Your answer should be the exact lines of the data below from the one containing "Let W(Z, R)" through the one containing "Answer: -2235/4 ≈ -558.75"; please include nothing else.

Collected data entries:

====

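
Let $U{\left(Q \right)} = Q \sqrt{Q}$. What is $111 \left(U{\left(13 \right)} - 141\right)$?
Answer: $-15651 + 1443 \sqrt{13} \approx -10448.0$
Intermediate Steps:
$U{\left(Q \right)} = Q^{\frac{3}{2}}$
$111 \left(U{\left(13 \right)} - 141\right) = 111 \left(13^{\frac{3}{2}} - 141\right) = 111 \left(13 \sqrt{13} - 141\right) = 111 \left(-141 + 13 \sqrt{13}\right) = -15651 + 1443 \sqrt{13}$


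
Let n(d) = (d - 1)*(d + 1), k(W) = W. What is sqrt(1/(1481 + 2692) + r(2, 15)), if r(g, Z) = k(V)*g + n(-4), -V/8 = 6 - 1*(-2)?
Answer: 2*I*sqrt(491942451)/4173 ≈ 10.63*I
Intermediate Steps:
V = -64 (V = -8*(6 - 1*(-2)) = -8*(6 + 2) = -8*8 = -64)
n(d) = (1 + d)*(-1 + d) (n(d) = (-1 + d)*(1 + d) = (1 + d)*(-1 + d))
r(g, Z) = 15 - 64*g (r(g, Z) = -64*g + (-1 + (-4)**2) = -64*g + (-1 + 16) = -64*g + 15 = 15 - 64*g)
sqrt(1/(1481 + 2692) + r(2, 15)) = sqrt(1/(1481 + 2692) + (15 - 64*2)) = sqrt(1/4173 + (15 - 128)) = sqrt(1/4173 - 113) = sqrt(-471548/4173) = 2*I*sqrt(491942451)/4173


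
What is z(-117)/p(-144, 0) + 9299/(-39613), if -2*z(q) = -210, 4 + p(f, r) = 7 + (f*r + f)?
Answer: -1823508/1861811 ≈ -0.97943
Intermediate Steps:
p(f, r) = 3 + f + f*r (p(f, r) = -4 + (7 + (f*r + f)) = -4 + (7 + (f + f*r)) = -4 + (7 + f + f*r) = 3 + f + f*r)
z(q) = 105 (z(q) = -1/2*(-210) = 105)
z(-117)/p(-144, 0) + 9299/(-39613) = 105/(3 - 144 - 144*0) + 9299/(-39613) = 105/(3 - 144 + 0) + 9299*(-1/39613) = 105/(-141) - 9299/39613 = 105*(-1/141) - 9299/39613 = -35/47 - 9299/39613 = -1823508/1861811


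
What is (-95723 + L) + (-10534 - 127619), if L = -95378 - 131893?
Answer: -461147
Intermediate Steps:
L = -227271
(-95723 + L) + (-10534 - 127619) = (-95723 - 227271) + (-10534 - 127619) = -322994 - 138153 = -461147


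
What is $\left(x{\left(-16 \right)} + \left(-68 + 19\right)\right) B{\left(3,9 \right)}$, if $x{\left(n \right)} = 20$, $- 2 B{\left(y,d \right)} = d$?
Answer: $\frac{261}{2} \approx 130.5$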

====

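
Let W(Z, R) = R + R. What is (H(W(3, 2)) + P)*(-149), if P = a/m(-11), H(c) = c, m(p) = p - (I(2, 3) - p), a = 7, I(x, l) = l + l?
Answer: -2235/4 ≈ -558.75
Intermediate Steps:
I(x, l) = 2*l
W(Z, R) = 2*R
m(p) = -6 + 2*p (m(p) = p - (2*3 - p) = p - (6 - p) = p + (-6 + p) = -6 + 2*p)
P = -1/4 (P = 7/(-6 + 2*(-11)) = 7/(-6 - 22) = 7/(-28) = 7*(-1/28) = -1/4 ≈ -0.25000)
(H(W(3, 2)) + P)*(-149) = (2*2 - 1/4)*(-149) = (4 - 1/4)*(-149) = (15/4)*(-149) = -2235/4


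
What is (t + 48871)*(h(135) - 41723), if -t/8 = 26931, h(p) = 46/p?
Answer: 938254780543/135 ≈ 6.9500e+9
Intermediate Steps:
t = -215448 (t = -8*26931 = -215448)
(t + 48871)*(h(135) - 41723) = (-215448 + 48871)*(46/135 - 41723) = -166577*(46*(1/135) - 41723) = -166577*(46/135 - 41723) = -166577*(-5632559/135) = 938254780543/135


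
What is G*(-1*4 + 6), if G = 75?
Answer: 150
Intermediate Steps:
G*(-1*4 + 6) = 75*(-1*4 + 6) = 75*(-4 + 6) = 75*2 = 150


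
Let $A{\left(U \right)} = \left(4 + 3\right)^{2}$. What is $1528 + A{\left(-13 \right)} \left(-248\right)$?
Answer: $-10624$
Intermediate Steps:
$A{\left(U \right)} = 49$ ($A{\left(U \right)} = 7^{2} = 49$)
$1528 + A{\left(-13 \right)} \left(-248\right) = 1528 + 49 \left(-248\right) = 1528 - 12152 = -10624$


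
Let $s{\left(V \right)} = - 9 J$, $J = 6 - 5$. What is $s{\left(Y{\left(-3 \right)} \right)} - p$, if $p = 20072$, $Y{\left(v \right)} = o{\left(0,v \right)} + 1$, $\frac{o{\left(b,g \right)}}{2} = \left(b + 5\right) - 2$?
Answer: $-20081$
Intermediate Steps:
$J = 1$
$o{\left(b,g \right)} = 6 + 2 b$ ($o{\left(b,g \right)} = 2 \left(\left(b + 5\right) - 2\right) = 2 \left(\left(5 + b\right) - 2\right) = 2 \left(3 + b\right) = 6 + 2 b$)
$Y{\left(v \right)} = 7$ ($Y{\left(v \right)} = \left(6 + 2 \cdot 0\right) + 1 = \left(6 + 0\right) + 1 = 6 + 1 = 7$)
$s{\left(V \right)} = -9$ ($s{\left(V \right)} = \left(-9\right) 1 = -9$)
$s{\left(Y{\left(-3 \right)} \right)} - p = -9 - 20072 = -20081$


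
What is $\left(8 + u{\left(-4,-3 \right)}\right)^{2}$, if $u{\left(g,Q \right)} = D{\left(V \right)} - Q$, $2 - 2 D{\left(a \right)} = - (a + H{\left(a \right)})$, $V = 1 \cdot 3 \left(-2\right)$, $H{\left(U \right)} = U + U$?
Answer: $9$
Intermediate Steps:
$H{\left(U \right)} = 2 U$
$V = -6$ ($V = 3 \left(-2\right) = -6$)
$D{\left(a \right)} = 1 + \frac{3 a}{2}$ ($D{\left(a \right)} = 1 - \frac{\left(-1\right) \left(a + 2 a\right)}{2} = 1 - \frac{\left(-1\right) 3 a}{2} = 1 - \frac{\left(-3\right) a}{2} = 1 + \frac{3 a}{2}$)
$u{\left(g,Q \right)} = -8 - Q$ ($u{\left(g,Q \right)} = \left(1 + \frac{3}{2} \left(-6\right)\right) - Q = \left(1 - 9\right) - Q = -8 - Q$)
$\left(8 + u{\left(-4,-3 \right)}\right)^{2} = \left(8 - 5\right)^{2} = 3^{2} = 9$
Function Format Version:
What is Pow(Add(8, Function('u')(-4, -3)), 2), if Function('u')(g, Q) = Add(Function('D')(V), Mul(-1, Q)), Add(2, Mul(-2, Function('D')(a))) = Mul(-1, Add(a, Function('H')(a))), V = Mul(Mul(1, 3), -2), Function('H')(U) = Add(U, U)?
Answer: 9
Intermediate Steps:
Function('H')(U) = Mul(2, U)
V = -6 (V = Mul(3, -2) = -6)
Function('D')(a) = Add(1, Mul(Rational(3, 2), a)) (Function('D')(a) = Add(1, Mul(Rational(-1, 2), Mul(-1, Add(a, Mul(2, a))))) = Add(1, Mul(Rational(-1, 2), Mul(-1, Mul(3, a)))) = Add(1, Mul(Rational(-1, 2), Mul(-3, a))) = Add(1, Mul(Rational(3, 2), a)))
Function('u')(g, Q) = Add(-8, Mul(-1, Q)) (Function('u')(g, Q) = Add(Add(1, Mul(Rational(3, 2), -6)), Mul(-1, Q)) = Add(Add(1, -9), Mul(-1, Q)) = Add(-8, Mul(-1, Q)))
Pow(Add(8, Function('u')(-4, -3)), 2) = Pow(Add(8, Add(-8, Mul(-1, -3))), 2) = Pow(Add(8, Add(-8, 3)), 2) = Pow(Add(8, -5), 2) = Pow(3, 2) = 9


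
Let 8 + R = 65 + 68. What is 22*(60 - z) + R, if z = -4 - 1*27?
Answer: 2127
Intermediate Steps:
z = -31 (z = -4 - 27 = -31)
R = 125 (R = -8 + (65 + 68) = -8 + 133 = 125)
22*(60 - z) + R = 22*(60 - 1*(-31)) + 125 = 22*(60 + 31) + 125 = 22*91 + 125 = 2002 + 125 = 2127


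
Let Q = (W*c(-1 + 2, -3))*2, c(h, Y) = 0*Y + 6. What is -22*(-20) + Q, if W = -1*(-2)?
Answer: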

====

→ **EXERCISE OUTPUT**:
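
Let W(Z, R) = R + R. What is (H(W(3, 2)) + P)*(-149), if P = a/m(-11), H(c) = c, m(p) = p - (I(2, 3) - p), a = 7, I(x, l) = l + l?
Answer: -2235/4 ≈ -558.75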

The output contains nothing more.